**Saved data entries**
# # # #
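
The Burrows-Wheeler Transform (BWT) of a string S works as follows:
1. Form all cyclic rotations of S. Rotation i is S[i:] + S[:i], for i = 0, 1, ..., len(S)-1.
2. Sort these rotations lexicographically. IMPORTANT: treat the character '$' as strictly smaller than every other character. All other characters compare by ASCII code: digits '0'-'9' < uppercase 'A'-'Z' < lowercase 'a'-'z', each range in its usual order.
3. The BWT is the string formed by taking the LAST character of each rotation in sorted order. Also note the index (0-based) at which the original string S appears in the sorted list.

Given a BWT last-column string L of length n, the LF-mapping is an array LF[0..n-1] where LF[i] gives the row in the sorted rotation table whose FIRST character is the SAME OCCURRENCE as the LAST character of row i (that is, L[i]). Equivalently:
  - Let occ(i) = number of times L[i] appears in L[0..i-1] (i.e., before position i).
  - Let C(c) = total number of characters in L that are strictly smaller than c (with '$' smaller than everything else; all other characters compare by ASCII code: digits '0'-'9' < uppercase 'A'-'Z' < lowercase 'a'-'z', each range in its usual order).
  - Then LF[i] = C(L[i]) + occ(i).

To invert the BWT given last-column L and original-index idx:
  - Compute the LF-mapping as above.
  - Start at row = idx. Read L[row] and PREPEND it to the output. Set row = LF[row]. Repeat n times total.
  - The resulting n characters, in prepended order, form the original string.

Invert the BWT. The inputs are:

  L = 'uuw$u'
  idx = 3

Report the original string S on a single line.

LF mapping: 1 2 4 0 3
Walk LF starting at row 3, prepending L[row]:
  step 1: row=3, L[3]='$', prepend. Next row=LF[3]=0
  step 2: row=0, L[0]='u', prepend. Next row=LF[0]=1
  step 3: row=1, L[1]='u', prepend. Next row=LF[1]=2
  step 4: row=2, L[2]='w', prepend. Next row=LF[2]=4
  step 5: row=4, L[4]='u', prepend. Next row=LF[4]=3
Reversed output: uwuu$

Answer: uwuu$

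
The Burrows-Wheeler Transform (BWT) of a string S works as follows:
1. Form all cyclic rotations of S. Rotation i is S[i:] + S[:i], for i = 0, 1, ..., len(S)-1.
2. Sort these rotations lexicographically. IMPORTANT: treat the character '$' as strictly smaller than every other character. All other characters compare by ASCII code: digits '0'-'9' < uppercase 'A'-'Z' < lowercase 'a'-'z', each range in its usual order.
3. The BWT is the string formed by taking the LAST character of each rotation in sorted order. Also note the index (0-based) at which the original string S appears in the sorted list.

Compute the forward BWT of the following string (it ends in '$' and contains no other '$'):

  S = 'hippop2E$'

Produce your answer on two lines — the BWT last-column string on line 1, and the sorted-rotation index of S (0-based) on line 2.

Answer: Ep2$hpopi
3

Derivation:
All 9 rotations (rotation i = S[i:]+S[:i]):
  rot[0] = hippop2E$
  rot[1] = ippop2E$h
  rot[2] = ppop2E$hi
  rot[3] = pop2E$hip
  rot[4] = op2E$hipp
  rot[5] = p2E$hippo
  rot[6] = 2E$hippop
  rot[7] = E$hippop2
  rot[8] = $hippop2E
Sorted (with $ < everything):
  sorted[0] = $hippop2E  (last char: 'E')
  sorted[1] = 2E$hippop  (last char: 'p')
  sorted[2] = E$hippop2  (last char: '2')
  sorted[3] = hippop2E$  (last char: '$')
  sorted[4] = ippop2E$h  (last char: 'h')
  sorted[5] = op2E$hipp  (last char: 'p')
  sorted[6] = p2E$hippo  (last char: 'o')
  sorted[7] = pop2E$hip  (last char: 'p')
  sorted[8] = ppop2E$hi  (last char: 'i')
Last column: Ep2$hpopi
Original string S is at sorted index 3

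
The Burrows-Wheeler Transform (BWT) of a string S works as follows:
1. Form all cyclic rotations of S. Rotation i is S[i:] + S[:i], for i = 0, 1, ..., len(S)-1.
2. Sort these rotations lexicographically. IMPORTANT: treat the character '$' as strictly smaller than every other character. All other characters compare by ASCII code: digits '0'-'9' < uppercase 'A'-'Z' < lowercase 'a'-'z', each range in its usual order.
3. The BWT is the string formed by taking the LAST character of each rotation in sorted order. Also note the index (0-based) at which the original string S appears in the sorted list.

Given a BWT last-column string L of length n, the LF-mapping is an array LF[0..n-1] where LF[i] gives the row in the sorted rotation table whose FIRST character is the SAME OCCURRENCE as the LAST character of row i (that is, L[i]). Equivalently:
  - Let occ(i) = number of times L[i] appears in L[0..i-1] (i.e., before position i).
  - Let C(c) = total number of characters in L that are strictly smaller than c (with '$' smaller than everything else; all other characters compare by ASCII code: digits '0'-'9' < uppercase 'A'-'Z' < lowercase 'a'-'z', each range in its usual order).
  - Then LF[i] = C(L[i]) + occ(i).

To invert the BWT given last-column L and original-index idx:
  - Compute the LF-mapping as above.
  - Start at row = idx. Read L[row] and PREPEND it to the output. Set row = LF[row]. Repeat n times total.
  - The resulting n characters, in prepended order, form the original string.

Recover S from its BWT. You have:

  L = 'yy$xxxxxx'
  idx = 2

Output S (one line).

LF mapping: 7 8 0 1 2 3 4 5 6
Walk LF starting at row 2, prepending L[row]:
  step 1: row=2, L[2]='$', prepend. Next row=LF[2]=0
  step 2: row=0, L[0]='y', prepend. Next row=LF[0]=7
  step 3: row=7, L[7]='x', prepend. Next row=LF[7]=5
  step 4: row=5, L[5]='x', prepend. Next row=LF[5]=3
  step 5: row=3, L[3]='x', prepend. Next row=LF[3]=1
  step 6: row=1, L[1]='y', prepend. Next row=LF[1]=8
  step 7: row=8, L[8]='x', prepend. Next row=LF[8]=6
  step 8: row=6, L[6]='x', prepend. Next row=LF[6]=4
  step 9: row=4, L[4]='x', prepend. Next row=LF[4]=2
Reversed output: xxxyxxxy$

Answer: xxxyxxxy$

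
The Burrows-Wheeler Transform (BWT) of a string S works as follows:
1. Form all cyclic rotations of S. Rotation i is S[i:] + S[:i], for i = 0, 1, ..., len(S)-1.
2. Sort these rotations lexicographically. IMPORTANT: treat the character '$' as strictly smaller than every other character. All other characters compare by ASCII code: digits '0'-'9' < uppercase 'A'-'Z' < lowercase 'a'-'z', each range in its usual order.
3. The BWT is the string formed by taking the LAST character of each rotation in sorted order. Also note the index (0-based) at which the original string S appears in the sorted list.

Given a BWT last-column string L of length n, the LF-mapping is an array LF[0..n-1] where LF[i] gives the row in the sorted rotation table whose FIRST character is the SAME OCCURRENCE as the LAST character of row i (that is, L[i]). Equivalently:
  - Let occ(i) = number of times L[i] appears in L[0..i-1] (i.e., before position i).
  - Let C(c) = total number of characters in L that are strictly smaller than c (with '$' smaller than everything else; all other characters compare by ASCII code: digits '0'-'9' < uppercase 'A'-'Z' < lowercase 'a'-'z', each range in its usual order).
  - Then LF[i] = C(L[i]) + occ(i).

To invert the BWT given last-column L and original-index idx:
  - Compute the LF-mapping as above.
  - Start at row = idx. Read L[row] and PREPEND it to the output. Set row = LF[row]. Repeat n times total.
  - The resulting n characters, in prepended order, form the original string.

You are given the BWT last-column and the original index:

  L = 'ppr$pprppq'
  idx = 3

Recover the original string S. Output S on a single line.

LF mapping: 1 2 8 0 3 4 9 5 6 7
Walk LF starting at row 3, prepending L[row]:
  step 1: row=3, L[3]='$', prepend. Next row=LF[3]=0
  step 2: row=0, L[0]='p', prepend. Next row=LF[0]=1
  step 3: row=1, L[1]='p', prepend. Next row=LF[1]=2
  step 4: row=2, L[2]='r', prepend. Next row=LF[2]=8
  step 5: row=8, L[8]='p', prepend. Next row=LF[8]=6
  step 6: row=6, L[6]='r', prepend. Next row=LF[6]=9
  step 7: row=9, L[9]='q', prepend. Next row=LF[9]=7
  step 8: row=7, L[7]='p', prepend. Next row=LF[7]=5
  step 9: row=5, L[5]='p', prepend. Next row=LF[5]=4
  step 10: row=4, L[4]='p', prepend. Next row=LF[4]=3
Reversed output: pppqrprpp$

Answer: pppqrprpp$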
# # # #
**Exercise requirements**
Using the entries above, give again each line from the one containing "You are given" through the last line, exactly and only those.

**Response to this exercise**
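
You are given the BWT last-column and the original index:

  L = 'ppr$pprppq'
  idx = 3

Recover the original string S. Output S on a single line.

LF mapping: 1 2 8 0 3 4 9 5 6 7
Walk LF starting at row 3, prepending L[row]:
  step 1: row=3, L[3]='$', prepend. Next row=LF[3]=0
  step 2: row=0, L[0]='p', prepend. Next row=LF[0]=1
  step 3: row=1, L[1]='p', prepend. Next row=LF[1]=2
  step 4: row=2, L[2]='r', prepend. Next row=LF[2]=8
  step 5: row=8, L[8]='p', prepend. Next row=LF[8]=6
  step 6: row=6, L[6]='r', prepend. Next row=LF[6]=9
  step 7: row=9, L[9]='q', prepend. Next row=LF[9]=7
  step 8: row=7, L[7]='p', prepend. Next row=LF[7]=5
  step 9: row=5, L[5]='p', prepend. Next row=LF[5]=4
  step 10: row=4, L[4]='p', prepend. Next row=LF[4]=3
Reversed output: pppqrprpp$

Answer: pppqrprpp$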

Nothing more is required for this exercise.